__Required action__: From the line containing "Orientation: R lies" down to the line containing "Distance(S, D) = 22" in the records below, reproduce every line exactly, ends included, and omit all others.

== Segment start ==

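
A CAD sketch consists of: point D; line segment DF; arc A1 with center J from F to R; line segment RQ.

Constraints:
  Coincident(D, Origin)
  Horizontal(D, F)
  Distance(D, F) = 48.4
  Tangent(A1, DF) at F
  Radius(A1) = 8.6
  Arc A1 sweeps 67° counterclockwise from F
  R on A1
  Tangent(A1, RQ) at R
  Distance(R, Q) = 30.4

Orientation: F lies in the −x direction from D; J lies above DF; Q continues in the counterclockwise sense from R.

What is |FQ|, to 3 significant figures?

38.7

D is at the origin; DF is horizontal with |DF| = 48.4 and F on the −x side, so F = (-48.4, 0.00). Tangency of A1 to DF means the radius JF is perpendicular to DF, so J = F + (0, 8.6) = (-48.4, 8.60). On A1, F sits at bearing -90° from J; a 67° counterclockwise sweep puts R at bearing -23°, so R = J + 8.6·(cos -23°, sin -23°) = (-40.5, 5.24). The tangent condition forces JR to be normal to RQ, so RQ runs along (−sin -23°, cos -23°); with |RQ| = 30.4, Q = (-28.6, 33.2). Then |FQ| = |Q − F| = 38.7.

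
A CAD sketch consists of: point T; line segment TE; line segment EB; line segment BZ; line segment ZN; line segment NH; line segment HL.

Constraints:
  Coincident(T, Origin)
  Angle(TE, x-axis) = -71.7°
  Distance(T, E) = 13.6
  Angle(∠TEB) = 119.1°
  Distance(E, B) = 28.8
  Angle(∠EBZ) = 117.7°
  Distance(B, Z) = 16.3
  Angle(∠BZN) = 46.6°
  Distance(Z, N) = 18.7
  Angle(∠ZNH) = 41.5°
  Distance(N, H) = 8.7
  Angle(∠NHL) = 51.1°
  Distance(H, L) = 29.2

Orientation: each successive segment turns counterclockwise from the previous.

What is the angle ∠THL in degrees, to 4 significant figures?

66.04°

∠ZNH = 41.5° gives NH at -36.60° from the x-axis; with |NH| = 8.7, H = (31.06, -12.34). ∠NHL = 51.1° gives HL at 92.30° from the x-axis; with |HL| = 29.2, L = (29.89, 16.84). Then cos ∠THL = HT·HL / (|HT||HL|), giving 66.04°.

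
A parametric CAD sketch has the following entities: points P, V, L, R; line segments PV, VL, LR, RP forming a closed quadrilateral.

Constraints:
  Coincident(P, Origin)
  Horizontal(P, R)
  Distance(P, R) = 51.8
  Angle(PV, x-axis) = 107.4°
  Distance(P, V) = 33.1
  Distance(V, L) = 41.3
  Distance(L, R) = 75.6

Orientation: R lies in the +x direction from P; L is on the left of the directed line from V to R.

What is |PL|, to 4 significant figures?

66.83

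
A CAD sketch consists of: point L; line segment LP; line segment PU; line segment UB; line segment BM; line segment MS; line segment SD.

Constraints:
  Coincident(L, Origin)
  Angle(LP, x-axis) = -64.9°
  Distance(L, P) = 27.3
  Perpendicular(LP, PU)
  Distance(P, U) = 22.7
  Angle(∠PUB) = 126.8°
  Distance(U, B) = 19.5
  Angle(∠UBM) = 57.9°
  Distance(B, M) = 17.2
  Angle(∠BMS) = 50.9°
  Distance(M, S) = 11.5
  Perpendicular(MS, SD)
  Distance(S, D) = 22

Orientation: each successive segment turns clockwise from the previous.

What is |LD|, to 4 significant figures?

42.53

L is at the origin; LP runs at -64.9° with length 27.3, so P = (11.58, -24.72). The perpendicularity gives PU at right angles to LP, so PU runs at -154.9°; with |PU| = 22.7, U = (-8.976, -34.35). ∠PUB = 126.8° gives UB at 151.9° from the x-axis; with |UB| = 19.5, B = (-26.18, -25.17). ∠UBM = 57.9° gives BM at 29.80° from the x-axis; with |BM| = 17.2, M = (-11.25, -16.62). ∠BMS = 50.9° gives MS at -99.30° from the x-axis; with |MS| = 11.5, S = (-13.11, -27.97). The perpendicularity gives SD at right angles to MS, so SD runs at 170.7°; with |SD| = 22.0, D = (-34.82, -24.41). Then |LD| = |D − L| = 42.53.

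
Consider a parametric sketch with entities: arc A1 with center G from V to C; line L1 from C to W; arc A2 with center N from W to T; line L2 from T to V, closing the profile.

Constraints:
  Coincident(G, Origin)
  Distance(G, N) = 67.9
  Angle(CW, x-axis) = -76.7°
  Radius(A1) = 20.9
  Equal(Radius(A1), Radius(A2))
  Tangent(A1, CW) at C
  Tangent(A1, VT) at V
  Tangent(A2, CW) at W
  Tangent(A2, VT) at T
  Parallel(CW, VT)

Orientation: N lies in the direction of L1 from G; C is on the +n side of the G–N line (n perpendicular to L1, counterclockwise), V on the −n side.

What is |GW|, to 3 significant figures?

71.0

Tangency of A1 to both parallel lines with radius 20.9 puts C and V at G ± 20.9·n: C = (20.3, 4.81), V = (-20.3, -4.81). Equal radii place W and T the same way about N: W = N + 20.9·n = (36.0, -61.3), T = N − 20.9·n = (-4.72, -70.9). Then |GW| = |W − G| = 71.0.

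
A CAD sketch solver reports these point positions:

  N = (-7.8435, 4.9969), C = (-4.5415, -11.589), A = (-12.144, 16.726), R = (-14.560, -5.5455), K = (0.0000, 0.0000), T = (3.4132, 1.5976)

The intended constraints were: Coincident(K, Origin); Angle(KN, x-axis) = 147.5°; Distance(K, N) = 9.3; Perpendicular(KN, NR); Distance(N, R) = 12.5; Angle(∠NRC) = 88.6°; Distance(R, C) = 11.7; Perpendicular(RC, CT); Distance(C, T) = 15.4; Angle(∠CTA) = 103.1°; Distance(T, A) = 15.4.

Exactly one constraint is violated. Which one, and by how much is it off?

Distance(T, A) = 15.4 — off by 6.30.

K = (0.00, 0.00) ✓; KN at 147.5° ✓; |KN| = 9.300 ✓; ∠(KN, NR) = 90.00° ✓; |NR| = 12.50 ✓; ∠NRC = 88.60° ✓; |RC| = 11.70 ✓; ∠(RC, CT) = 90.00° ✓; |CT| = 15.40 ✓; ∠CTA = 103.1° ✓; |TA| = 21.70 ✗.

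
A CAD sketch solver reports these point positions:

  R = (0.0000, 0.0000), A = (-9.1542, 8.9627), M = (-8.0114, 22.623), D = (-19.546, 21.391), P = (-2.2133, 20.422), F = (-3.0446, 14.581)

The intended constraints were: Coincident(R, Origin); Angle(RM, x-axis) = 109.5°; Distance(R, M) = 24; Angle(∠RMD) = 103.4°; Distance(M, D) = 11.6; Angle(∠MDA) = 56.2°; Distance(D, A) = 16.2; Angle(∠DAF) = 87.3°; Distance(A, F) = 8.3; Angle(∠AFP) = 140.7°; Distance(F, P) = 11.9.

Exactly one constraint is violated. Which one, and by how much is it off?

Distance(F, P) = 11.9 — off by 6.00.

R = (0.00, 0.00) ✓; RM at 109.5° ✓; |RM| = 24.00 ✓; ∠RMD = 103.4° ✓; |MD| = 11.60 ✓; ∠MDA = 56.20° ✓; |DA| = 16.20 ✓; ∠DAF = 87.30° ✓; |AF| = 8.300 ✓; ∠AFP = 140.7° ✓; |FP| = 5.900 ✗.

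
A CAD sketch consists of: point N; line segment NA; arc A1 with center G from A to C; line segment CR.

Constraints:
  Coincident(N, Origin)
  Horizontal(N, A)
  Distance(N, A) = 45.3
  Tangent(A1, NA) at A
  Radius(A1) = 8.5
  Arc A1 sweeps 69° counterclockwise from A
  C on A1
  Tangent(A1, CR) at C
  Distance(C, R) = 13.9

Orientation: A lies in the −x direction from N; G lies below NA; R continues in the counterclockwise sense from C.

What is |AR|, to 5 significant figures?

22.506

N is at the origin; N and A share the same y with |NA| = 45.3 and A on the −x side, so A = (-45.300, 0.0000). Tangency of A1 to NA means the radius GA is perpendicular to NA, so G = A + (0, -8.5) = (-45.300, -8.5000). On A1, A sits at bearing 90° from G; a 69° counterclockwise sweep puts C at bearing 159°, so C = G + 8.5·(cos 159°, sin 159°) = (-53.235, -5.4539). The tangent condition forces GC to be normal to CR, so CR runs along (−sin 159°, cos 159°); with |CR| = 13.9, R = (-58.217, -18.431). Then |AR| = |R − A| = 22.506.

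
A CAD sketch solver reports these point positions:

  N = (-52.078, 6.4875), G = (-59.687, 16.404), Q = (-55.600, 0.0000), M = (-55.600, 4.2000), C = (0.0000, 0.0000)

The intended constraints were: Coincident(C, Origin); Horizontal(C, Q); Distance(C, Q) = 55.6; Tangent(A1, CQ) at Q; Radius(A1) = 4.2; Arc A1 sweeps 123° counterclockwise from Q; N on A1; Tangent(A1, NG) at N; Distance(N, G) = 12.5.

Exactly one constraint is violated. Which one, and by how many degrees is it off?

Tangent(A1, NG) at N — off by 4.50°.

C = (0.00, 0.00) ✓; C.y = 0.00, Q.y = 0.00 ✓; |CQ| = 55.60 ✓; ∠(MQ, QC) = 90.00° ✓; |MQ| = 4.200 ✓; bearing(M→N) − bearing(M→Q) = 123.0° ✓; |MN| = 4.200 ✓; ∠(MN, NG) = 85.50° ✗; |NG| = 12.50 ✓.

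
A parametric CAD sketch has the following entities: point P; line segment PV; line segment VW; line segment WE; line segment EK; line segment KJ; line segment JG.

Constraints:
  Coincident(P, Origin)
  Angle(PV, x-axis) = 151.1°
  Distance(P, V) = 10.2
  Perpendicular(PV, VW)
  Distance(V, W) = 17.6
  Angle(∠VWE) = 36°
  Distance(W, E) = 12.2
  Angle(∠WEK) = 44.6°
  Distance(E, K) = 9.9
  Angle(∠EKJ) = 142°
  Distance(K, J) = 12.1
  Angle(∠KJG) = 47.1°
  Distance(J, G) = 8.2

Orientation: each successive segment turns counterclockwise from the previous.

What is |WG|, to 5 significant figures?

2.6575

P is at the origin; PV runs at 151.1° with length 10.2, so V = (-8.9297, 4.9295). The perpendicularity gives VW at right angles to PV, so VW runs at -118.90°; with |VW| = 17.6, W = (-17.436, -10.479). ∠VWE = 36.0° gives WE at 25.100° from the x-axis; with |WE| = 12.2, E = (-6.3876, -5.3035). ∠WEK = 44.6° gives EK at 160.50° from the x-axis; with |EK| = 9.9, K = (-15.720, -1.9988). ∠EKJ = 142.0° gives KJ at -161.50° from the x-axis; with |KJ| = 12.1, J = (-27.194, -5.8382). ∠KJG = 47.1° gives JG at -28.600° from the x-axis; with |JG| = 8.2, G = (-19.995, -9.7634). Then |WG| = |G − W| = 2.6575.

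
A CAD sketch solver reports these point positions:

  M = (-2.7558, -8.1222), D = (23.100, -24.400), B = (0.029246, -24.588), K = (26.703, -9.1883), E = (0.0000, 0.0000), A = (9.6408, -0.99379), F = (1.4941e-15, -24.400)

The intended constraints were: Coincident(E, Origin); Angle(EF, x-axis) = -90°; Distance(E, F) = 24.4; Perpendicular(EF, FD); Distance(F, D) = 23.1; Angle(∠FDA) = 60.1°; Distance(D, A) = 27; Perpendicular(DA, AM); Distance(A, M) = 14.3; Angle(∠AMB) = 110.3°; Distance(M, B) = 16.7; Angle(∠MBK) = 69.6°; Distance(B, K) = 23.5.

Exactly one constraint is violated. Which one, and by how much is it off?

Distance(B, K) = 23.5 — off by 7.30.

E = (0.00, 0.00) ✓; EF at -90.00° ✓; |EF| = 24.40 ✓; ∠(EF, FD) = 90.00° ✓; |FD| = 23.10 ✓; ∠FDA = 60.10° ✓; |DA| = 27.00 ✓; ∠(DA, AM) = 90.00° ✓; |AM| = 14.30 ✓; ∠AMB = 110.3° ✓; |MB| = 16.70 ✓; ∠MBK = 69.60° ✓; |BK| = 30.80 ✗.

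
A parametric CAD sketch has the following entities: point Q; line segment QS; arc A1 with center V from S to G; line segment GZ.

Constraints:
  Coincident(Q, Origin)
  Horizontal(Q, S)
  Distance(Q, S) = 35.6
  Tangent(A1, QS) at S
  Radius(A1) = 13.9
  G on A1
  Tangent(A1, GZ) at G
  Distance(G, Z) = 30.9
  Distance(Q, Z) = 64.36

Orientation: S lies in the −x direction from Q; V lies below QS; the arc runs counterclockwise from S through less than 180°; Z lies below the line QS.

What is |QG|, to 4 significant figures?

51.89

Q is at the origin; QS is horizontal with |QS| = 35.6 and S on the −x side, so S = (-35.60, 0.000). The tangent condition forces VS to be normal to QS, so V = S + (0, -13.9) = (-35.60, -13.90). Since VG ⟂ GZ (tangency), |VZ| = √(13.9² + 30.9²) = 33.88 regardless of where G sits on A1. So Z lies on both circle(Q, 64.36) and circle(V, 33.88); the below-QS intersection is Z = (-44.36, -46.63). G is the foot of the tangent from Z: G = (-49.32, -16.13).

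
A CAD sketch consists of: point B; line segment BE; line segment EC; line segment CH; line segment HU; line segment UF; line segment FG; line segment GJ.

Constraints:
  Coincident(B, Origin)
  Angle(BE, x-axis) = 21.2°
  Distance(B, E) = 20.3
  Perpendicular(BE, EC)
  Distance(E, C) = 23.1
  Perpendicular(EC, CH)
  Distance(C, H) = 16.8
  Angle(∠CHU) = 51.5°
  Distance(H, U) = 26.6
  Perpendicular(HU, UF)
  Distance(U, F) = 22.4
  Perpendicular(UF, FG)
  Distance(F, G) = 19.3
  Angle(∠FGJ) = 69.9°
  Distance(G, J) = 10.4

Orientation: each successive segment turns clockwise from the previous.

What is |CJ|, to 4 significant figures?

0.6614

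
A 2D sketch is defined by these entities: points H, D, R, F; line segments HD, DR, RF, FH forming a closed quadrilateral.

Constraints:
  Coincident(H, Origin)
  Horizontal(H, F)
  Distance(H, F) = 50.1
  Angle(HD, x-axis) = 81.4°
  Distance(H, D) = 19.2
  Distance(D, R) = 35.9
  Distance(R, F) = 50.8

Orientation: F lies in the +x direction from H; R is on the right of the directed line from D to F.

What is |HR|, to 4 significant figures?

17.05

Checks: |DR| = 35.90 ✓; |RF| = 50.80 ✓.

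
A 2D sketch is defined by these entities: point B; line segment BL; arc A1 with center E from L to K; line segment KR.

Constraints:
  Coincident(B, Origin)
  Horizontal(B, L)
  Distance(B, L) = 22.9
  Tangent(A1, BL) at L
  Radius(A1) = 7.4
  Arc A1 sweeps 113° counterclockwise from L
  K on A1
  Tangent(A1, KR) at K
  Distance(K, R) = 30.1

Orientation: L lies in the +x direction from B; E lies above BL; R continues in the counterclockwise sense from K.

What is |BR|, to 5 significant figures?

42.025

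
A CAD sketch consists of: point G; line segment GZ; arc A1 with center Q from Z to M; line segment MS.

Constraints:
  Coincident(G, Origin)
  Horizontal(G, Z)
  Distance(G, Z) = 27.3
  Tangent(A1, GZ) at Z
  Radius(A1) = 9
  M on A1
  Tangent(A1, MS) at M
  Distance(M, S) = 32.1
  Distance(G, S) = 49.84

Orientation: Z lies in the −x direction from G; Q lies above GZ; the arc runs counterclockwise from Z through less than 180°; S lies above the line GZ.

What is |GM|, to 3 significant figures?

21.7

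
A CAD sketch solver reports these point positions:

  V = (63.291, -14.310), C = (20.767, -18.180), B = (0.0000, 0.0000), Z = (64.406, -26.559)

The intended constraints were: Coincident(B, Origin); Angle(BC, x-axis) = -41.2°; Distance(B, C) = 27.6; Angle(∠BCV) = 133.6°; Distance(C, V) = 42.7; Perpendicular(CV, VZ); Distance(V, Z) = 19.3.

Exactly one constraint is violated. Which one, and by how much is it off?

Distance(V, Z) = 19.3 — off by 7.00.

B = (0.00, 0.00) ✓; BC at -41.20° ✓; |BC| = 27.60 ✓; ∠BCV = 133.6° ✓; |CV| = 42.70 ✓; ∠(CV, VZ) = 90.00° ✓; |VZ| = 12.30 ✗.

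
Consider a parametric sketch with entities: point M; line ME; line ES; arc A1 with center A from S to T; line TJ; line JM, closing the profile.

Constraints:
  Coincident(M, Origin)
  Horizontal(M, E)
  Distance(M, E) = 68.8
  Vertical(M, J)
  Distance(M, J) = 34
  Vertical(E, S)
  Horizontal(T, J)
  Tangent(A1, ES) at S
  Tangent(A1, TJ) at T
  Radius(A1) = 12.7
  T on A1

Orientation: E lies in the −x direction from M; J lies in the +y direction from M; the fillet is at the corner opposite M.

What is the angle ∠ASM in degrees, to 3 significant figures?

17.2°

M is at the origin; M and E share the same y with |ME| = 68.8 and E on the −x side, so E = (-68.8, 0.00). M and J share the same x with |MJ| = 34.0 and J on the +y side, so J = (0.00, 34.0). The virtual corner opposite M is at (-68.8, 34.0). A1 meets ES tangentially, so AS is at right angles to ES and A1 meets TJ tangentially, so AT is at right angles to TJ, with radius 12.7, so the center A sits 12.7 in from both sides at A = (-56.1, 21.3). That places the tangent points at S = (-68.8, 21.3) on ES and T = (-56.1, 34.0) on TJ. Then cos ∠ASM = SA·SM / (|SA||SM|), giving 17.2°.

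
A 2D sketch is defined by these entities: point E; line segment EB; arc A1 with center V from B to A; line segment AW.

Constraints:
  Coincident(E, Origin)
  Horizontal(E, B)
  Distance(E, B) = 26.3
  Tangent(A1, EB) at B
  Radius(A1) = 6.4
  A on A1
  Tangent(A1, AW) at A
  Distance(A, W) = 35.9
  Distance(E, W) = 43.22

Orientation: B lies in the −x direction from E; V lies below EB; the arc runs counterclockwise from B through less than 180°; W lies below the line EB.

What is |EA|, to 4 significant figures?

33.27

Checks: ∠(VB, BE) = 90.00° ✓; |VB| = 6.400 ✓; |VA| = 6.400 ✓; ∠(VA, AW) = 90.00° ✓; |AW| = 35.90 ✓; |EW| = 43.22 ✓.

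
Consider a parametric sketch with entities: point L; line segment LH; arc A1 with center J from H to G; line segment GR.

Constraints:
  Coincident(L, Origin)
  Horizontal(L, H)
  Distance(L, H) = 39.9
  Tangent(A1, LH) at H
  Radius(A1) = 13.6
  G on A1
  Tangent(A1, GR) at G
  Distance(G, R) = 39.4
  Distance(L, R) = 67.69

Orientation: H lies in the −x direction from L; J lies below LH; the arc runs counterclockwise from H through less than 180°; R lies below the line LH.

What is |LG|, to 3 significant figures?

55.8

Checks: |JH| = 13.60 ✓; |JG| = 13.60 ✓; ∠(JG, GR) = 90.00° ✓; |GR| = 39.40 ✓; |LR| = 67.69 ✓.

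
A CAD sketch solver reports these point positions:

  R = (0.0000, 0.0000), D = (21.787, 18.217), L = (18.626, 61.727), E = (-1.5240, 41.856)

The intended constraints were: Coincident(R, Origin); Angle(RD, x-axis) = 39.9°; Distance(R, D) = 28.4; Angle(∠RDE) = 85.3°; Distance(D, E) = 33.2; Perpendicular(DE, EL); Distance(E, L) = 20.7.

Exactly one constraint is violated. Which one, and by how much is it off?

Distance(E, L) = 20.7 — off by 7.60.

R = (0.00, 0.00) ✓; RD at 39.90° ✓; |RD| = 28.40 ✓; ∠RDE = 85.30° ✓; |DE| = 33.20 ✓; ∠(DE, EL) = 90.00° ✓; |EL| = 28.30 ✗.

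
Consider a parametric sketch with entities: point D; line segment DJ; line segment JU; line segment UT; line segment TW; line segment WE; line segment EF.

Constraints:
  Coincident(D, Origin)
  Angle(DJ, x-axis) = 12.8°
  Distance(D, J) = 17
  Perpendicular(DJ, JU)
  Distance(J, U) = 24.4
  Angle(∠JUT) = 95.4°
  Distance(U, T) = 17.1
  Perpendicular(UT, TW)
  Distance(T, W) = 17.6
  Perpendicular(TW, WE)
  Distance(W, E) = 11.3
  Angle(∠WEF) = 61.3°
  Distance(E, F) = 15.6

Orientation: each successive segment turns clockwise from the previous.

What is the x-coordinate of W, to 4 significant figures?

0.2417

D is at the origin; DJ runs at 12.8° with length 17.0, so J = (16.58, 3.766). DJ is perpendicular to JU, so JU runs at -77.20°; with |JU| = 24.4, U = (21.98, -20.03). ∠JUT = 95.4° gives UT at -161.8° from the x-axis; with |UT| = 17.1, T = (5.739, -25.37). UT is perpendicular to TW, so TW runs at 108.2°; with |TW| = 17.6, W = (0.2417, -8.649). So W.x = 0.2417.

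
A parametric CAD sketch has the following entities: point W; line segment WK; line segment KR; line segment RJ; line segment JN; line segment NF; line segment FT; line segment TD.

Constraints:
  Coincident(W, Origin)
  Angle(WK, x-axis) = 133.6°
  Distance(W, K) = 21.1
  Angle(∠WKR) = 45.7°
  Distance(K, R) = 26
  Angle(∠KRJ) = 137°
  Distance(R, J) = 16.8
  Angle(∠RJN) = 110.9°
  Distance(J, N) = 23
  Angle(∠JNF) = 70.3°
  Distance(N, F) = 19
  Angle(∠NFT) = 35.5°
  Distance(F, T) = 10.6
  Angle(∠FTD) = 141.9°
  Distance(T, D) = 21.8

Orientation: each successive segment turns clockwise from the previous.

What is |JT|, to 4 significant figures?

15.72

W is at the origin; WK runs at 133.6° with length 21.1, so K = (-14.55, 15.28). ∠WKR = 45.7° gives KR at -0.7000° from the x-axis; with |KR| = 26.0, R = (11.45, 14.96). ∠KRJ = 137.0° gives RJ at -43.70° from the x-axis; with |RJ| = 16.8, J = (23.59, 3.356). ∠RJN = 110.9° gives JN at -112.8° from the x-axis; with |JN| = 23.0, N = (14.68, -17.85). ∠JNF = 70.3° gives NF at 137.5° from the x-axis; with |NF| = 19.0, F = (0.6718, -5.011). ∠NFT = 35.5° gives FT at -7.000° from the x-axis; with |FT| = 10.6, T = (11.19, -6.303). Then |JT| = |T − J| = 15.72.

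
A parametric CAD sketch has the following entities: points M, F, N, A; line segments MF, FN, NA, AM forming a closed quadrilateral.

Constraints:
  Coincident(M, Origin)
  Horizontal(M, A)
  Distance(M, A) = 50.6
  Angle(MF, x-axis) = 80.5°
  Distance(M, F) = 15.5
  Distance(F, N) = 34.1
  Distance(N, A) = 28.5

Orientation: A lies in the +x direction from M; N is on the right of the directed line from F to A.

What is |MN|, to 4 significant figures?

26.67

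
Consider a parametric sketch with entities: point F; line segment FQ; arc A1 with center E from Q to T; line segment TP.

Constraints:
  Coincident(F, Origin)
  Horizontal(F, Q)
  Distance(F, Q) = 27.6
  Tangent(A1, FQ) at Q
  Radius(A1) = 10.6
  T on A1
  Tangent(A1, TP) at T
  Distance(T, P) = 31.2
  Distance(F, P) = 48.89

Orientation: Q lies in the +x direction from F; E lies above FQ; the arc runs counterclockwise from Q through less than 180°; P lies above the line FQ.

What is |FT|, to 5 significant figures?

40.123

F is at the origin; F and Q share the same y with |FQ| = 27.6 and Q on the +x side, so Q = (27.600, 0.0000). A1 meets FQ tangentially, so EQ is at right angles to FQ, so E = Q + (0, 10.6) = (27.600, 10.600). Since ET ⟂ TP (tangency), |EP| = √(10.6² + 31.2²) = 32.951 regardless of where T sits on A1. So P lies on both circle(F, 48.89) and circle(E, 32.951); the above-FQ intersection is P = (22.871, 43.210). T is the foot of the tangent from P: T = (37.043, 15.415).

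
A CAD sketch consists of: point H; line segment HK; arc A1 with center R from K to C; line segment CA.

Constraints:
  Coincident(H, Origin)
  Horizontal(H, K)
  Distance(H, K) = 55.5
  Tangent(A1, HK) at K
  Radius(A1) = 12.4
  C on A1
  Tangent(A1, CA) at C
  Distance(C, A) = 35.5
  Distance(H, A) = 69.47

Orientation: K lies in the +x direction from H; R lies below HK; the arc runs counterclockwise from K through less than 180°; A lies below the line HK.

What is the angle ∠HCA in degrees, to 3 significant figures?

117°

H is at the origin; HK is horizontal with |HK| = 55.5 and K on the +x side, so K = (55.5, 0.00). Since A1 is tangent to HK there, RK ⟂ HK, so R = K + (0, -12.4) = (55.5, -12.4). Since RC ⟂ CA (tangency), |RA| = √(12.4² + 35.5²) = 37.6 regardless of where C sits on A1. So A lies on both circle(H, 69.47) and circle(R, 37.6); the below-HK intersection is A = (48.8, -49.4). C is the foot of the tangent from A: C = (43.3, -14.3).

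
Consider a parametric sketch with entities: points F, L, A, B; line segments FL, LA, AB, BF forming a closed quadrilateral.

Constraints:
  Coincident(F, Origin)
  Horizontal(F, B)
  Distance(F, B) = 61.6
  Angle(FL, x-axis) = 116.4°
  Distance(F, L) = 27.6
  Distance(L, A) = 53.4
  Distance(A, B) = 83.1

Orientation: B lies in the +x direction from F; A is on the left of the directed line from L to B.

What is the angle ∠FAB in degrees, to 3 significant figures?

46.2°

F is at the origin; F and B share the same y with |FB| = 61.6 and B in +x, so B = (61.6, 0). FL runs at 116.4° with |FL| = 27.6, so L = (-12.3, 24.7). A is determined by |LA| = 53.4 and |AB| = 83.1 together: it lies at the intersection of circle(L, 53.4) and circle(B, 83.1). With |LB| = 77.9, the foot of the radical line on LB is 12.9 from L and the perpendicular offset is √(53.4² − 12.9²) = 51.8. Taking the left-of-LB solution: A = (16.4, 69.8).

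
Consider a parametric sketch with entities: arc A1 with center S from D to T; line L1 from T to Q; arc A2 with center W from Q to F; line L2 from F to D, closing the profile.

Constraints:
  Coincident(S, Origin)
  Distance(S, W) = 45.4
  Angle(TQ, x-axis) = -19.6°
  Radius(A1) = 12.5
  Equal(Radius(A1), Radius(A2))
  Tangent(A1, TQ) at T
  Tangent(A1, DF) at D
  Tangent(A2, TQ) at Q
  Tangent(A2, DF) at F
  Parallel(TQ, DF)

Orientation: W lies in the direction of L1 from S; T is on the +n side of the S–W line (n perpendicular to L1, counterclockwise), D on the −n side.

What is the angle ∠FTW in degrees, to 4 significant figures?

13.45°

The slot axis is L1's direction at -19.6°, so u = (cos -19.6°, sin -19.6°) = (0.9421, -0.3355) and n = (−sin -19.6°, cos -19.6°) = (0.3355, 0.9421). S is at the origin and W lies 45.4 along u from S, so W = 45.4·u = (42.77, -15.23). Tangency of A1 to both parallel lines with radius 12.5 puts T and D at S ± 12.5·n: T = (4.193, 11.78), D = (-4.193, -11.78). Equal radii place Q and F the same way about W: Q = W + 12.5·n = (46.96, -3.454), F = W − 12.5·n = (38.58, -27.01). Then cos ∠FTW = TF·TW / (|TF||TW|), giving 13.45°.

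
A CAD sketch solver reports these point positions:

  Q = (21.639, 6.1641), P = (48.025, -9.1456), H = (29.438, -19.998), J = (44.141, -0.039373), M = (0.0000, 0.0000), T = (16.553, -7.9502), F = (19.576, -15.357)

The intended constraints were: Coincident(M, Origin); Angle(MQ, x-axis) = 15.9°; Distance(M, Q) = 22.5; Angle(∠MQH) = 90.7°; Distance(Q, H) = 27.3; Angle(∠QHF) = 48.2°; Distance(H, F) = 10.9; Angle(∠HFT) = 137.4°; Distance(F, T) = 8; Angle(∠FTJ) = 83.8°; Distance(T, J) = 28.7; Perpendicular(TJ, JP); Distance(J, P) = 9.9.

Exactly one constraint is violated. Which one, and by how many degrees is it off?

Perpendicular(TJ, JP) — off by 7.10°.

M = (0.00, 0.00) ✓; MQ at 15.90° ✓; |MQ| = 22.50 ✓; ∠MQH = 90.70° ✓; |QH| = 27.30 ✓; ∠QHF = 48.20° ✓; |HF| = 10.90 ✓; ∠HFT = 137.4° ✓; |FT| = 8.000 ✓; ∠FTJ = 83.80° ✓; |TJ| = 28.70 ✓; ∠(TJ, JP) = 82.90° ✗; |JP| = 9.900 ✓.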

== Segment end ==

__Output for this exercise__:
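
Orientation: R lies in the +x direction from P; L is on the left of the directed line from V to R.

What is |PL|, to 4 significant figures?

66.83

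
A CAD sketch consists of: point L; line segment LP; line segment PU; line segment UB; line segment BM; line segment MS; line segment SD.

Constraints:
  Coincident(L, Origin)
  Angle(LP, x-axis) = -64.9°
  Distance(L, P) = 27.3
  Perpendicular(LP, PU)
  Distance(P, U) = 22.7
  Angle(∠PUB) = 126.8°
  Distance(U, B) = 19.5
  Angle(∠UBM) = 57.9°
  Distance(B, M) = 17.2
  Angle(∠BMS) = 50.9°
  Distance(M, S) = 11.5
  Perpendicular(MS, SD)
  Distance(S, D) = 22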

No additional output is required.